▸ **EXERCISE DESCRIPTION**:
Output, word for word, the lines of this listing that fall between the line with "Compute the p-adic absolute value |x|_3" and the line with "In ℚ_11, the", counting both of those lines, and no others.

*** MATERIAL FOR THIS TASK Section Begins ***

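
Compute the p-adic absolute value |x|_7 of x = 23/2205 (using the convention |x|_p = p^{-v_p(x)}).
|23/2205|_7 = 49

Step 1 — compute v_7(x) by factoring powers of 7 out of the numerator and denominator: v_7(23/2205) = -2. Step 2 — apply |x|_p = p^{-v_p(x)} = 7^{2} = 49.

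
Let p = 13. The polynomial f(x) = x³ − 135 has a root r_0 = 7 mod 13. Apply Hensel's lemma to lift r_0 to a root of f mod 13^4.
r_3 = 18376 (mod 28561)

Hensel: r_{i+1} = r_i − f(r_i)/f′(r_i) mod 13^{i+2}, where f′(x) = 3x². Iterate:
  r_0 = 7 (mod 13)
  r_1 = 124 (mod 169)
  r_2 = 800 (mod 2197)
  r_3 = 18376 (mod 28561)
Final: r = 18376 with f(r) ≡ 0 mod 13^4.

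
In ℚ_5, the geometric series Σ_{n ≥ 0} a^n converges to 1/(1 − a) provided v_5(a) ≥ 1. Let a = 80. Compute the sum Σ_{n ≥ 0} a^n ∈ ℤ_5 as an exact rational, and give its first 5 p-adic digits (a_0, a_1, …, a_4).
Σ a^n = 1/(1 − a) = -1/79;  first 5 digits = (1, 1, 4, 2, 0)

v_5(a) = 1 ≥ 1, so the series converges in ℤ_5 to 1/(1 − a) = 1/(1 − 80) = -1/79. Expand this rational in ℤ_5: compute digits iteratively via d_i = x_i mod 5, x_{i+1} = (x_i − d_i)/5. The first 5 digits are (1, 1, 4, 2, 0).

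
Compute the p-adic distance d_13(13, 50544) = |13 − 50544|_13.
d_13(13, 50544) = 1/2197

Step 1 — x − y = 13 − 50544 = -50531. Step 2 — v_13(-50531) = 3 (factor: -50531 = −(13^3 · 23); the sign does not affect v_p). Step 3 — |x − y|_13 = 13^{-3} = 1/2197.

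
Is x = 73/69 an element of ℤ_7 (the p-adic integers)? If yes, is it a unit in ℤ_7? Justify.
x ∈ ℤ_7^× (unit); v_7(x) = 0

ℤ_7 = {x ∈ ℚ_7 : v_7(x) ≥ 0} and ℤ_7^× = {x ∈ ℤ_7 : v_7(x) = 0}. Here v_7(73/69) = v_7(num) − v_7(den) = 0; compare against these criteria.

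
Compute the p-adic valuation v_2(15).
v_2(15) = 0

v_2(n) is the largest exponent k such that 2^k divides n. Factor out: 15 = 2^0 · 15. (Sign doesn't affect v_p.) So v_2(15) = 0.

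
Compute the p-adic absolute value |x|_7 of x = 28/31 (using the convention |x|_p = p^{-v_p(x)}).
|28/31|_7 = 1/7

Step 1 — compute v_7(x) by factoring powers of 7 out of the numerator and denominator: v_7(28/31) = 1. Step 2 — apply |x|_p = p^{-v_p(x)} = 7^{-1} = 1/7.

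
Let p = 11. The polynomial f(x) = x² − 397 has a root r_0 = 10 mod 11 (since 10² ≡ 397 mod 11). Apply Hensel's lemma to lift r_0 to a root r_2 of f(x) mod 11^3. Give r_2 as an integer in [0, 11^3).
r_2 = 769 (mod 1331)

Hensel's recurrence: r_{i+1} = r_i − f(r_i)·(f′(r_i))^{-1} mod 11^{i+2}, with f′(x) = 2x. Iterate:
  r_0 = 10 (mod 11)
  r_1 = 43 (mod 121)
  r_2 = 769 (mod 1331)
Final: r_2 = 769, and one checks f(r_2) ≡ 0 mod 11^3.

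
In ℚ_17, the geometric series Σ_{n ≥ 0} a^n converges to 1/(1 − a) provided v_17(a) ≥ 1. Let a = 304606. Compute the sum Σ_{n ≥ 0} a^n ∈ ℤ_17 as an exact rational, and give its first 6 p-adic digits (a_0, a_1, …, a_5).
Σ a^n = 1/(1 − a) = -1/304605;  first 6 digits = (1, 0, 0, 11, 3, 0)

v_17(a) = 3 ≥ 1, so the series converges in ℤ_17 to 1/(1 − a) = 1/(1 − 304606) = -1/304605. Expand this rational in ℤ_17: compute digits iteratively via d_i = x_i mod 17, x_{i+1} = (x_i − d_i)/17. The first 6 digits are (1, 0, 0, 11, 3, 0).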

*** MATERIAL FOR THIS TASK Section Ends ***
*** MATERIAL FOR THIS TASK Section Begins ***

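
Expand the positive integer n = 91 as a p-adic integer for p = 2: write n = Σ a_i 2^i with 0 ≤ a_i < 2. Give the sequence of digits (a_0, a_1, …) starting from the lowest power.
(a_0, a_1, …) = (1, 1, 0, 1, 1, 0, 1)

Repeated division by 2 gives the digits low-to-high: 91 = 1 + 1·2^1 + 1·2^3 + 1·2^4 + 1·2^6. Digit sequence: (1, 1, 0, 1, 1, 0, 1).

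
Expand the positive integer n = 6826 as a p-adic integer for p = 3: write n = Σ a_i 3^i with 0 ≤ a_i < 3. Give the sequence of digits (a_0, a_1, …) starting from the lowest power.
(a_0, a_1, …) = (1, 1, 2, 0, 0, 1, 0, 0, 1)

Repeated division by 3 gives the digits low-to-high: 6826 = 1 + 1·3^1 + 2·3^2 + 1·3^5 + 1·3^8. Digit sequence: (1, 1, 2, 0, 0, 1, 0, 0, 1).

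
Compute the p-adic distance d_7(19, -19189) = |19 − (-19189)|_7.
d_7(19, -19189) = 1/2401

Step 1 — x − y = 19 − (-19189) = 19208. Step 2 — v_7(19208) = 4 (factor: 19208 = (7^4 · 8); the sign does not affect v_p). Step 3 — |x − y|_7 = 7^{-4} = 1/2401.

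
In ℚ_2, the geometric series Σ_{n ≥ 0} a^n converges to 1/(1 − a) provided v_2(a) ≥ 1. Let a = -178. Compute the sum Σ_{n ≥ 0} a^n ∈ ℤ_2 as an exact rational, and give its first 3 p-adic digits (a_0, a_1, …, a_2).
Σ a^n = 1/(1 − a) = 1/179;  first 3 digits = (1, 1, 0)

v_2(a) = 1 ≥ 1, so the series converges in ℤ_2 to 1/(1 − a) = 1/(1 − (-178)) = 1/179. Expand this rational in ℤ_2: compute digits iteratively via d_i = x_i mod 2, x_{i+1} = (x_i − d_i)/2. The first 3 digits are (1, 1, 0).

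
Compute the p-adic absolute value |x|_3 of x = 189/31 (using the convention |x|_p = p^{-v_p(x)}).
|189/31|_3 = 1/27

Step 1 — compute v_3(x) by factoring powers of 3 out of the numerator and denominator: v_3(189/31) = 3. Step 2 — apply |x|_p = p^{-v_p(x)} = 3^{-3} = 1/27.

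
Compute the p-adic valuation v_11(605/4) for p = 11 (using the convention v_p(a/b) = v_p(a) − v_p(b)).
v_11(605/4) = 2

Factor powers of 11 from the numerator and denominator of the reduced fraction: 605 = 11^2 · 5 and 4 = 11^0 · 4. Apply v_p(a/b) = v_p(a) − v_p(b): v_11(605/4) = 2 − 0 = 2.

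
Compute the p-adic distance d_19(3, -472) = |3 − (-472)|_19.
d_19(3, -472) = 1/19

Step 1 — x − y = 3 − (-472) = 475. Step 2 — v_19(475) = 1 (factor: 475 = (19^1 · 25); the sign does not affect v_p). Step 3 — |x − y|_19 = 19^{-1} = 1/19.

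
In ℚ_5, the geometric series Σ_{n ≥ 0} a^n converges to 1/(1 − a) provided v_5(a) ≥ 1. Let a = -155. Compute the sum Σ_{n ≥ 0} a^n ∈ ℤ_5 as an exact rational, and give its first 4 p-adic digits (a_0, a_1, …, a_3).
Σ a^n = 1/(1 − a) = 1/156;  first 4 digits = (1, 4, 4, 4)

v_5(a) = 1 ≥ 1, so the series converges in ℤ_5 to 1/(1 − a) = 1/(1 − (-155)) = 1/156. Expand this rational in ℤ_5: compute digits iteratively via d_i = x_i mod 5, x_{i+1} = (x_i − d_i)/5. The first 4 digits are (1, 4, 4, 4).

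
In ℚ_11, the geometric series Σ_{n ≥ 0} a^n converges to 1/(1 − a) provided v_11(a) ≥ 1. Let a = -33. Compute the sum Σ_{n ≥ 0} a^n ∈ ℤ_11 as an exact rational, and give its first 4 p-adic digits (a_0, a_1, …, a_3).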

*** MATERIAL FOR THIS TASK Section Ends ***
*** MATERIAL FOR THIS TASK Section Begins ***

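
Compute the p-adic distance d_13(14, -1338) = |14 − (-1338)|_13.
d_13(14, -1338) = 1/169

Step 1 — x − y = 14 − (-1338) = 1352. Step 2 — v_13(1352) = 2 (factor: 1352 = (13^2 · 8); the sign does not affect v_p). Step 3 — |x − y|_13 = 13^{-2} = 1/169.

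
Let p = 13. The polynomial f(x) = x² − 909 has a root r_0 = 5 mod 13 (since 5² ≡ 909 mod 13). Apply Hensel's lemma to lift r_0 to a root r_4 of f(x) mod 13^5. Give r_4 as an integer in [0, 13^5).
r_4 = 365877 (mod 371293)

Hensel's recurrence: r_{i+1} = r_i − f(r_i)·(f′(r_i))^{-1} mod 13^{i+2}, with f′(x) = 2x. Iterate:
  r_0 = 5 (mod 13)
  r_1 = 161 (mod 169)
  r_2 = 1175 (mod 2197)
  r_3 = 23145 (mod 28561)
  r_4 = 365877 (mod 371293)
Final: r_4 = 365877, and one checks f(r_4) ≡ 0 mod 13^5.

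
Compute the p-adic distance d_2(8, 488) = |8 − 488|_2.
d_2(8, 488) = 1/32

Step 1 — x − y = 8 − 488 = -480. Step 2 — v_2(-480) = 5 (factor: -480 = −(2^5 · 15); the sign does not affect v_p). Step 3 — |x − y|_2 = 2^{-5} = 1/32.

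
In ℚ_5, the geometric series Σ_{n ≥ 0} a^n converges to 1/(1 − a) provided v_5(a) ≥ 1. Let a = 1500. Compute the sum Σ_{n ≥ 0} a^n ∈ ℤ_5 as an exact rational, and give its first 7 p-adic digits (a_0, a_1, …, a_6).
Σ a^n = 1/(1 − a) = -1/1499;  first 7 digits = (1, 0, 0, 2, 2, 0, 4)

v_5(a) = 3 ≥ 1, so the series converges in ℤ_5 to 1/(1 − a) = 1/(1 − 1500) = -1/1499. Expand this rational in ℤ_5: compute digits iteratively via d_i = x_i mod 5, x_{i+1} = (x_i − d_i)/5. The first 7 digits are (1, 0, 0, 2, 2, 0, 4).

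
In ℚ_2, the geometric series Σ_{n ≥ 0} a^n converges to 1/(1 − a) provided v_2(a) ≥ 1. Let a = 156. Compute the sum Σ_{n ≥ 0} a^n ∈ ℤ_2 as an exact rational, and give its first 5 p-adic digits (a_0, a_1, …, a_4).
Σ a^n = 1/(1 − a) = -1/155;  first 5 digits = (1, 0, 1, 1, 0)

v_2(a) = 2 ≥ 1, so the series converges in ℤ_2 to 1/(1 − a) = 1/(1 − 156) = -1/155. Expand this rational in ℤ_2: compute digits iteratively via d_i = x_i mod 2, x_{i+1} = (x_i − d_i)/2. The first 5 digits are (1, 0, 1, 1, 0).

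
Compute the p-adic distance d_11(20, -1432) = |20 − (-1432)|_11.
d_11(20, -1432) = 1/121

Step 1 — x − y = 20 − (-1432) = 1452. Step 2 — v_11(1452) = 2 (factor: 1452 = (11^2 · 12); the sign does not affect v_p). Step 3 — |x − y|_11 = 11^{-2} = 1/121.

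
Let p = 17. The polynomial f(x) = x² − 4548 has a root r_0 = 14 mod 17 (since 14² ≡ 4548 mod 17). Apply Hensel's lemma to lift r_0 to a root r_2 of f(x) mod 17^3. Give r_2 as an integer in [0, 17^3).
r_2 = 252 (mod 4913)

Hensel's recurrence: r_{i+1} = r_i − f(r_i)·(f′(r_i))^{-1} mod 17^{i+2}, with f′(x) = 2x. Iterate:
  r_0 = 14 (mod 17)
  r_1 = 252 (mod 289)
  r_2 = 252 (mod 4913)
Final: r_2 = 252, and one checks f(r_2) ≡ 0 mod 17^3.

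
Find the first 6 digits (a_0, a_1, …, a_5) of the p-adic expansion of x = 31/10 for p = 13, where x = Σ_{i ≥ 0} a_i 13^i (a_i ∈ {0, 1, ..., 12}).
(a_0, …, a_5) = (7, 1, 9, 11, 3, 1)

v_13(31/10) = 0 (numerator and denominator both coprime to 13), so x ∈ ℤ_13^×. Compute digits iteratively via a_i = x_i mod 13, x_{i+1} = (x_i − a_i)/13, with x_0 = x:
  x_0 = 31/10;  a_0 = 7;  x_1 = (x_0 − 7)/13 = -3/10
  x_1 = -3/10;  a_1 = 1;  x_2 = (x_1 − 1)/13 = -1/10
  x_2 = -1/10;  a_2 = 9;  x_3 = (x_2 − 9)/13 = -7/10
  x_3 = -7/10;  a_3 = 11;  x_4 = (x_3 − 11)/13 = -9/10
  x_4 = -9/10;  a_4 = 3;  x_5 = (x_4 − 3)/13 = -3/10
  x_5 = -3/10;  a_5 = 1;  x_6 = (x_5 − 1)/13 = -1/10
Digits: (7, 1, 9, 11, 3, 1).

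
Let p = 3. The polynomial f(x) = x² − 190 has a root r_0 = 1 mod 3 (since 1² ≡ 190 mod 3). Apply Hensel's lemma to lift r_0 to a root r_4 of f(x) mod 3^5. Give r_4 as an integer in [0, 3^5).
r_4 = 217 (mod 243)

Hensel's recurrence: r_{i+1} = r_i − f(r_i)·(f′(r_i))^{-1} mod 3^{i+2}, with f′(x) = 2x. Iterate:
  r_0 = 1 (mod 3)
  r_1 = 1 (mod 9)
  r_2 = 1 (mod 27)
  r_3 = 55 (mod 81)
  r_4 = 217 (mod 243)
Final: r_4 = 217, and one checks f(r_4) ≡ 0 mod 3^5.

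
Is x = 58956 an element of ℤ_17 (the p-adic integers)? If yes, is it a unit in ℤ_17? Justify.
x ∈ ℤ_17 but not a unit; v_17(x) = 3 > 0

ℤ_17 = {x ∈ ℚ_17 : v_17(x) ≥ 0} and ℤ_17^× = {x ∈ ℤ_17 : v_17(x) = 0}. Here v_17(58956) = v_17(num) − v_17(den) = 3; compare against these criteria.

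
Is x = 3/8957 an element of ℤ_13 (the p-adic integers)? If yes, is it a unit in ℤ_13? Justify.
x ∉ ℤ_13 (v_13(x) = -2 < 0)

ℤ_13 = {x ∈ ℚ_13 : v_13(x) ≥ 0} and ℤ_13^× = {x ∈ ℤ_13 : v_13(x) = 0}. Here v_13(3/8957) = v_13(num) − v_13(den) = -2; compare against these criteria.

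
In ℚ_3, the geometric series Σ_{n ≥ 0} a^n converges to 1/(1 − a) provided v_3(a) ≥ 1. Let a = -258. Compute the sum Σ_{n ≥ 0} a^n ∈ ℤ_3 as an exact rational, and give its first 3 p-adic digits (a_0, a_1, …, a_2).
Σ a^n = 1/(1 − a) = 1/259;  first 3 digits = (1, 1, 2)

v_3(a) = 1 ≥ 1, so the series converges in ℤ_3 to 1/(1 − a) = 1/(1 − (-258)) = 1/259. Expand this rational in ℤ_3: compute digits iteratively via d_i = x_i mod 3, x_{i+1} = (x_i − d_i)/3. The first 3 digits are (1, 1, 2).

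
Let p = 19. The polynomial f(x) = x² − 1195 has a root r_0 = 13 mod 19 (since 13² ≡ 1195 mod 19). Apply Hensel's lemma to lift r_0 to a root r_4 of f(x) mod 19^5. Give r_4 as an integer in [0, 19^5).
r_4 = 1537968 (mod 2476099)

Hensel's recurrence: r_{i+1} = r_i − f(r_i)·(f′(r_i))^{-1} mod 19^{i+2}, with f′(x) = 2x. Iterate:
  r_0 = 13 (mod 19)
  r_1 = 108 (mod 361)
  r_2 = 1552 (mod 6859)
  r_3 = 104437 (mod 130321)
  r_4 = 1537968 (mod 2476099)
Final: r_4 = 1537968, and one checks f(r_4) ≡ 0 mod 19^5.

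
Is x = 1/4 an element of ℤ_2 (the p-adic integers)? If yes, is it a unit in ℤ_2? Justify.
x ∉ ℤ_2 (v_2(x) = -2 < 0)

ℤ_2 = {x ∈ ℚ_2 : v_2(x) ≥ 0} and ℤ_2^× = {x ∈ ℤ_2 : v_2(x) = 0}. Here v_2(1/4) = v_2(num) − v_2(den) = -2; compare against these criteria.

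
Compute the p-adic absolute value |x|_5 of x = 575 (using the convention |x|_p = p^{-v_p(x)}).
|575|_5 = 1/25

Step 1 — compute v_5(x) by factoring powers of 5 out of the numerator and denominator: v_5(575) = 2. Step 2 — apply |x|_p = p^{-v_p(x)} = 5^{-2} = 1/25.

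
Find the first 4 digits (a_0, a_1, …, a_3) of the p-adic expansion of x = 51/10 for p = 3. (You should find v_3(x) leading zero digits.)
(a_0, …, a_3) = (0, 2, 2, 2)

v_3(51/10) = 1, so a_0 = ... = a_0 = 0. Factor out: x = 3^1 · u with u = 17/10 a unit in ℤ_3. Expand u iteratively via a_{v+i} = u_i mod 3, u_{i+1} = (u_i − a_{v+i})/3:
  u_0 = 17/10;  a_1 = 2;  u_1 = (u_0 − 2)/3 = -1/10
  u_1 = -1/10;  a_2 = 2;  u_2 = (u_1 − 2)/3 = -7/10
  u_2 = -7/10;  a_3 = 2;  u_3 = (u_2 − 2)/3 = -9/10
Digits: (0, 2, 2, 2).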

*** MATERIAL FOR THIS TASK Section Ends ***

▸ **ANSWER SECTION**:
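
Compute the p-adic absolute value |x|_3 of x = 189/31 (using the convention |x|_p = p^{-v_p(x)}).
|189/31|_3 = 1/27

Step 1 — compute v_3(x) by factoring powers of 3 out of the numerator and denominator: v_3(189/31) = 3. Step 2 — apply |x|_p = p^{-v_p(x)} = 3^{-3} = 1/27.

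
Compute the p-adic valuation v_11(605/4) for p = 11 (using the convention v_p(a/b) = v_p(a) − v_p(b)).
v_11(605/4) = 2

Factor powers of 11 from the numerator and denominator of the reduced fraction: 605 = 11^2 · 5 and 4 = 11^0 · 4. Apply v_p(a/b) = v_p(a) − v_p(b): v_11(605/4) = 2 − 0 = 2.

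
Compute the p-adic distance d_19(3, -472) = |3 − (-472)|_19.
d_19(3, -472) = 1/19

Step 1 — x − y = 3 − (-472) = 475. Step 2 — v_19(475) = 1 (factor: 475 = (19^1 · 25); the sign does not affect v_p). Step 3 — |x − y|_19 = 19^{-1} = 1/19.

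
In ℚ_5, the geometric series Σ_{n ≥ 0} a^n converges to 1/(1 − a) provided v_5(a) ≥ 1. Let a = -155. Compute the sum Σ_{n ≥ 0} a^n ∈ ℤ_5 as an exact rational, and give its first 4 p-adic digits (a_0, a_1, …, a_3).
Σ a^n = 1/(1 − a) = 1/156;  first 4 digits = (1, 4, 4, 4)

v_5(a) = 1 ≥ 1, so the series converges in ℤ_5 to 1/(1 − a) = 1/(1 − (-155)) = 1/156. Expand this rational in ℤ_5: compute digits iteratively via d_i = x_i mod 5, x_{i+1} = (x_i − d_i)/5. The first 4 digits are (1, 4, 4, 4).

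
In ℚ_11, the geometric series Σ_{n ≥ 0} a^n converges to 1/(1 − a) provided v_11(a) ≥ 1. Let a = -33. Compute the sum Σ_{n ≥ 0} a^n ∈ ℤ_11 as an exact rational, and give its first 4 p-adic digits (a_0, a_1, …, a_3).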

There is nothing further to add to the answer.